▶ **Instructions for the task**
Start at the line below containing "What is (I(G)" and stop at the line containing "Let I(B, g)". Repeat every line of that stretch exactly, and nothing outside it.

[Data excerpts]

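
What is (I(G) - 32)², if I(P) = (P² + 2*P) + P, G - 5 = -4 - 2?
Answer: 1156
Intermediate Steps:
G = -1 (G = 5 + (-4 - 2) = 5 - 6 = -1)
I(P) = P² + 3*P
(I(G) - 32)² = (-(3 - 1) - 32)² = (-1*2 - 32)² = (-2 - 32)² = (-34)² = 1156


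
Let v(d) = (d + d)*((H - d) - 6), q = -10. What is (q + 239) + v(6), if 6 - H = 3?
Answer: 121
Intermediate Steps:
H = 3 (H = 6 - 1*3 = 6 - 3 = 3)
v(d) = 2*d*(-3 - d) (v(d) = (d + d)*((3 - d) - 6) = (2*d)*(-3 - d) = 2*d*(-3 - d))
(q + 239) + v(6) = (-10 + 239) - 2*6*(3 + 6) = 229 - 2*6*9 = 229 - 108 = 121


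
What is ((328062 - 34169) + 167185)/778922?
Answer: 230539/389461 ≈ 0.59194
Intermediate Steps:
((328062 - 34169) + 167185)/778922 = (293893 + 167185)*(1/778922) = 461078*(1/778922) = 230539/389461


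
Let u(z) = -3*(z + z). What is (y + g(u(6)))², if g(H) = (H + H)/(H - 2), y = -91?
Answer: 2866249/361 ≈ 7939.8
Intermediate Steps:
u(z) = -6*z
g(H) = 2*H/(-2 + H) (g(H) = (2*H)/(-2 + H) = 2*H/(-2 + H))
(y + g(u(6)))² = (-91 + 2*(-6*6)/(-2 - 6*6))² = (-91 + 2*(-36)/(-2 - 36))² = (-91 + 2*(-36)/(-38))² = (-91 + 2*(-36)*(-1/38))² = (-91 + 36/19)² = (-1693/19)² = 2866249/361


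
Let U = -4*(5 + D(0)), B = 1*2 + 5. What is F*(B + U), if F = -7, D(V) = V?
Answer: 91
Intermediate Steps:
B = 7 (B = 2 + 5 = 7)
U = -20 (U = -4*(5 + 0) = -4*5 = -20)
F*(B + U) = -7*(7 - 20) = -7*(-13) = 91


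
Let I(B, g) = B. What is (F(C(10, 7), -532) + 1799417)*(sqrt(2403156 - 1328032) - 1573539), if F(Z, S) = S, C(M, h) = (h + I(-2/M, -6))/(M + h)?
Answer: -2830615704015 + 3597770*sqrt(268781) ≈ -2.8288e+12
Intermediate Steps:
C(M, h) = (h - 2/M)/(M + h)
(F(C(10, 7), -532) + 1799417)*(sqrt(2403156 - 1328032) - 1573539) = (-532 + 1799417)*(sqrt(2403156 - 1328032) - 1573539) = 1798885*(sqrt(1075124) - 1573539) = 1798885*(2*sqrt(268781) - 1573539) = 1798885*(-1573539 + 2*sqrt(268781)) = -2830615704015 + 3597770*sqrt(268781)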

[/Data excerpts]
[Data excerpts]

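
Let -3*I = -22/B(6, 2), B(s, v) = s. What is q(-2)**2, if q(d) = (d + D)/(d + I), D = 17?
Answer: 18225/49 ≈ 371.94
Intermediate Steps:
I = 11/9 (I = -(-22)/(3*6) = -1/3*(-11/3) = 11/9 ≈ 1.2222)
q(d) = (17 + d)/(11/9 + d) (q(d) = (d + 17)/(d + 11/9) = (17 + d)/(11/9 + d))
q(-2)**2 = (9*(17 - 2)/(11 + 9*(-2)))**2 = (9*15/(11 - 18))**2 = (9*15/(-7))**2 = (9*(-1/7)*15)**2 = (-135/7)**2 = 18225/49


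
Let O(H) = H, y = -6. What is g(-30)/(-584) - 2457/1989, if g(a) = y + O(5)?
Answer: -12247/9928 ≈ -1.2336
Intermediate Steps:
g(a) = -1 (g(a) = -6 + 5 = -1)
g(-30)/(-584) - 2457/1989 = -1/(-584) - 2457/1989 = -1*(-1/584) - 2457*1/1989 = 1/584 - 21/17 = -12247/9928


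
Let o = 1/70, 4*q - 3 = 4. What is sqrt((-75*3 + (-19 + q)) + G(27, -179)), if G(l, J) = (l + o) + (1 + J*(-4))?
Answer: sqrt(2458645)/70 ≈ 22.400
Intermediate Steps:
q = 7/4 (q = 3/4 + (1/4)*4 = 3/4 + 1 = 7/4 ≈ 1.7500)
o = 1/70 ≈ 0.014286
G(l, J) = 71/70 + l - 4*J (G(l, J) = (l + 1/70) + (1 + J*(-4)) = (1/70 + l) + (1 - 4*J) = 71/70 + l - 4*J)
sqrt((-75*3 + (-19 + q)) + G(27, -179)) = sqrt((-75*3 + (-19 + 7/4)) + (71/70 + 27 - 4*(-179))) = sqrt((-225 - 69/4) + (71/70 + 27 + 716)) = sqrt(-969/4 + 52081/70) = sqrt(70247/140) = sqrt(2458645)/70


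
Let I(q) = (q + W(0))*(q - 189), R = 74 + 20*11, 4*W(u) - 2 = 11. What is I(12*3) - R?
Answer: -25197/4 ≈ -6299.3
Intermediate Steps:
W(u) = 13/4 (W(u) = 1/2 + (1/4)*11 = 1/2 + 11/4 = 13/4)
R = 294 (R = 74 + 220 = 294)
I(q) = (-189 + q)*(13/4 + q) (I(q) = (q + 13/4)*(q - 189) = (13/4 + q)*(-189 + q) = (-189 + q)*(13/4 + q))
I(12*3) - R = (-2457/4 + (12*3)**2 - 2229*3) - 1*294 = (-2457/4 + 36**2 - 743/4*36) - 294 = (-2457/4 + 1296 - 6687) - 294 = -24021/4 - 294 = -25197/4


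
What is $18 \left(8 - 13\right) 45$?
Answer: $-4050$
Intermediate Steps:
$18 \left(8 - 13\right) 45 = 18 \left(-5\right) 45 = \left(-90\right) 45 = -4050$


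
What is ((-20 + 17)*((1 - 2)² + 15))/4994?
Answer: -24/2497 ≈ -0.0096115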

[/Data excerpts]

▶ **Exercise solution**
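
What is (I(G) - 32)², if I(P) = (P² + 2*P) + P, G - 5 = -4 - 2?
Answer: 1156
Intermediate Steps:
G = -1 (G = 5 + (-4 - 2) = 5 - 6 = -1)
I(P) = P² + 3*P
(I(G) - 32)² = (-(3 - 1) - 32)² = (-1*2 - 32)² = (-2 - 32)² = (-34)² = 1156


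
Let v(d) = (d + d)*((H - d) - 6), q = -10. What is (q + 239) + v(6), if 6 - H = 3?
Answer: 121
Intermediate Steps:
H = 3 (H = 6 - 1*3 = 6 - 3 = 3)
v(d) = 2*d*(-3 - d) (v(d) = (d + d)*((3 - d) - 6) = (2*d)*(-3 - d) = 2*d*(-3 - d))
(q + 239) + v(6) = (-10 + 239) - 2*6*(3 + 6) = 229 - 2*6*9 = 229 - 108 = 121


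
What is ((328062 - 34169) + 167185)/778922?
Answer: 230539/389461 ≈ 0.59194
Intermediate Steps:
((328062 - 34169) + 167185)/778922 = (293893 + 167185)*(1/778922) = 461078*(1/778922) = 230539/389461


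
Let u(z) = -3*(z + z). What is (y + g(u(6)))², if g(H) = (H + H)/(H - 2), y = -91?
Answer: 2866249/361 ≈ 7939.8
Intermediate Steps:
u(z) = -6*z
g(H) = 2*H/(-2 + H) (g(H) = (2*H)/(-2 + H) = 2*H/(-2 + H))
(y + g(u(6)))² = (-91 + 2*(-6*6)/(-2 - 6*6))² = (-91 + 2*(-36)/(-2 - 36))² = (-91 + 2*(-36)/(-38))² = (-91 + 2*(-36)*(-1/38))² = (-91 + 36/19)² = (-1693/19)² = 2866249/361


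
Let U = -4*(5 + D(0)), B = 1*2 + 5. What is F*(B + U), if F = -7, D(V) = V?
Answer: 91
Intermediate Steps:
B = 7 (B = 2 + 5 = 7)
U = -20 (U = -4*(5 + 0) = -4*5 = -20)
F*(B + U) = -7*(7 - 20) = -7*(-13) = 91


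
Let I(B, g) = B. What is (F(C(10, 7), -532) + 1799417)*(sqrt(2403156 - 1328032) - 1573539), if F(Z, S) = S, C(M, h) = (h + I(-2/M, -6))/(M + h)?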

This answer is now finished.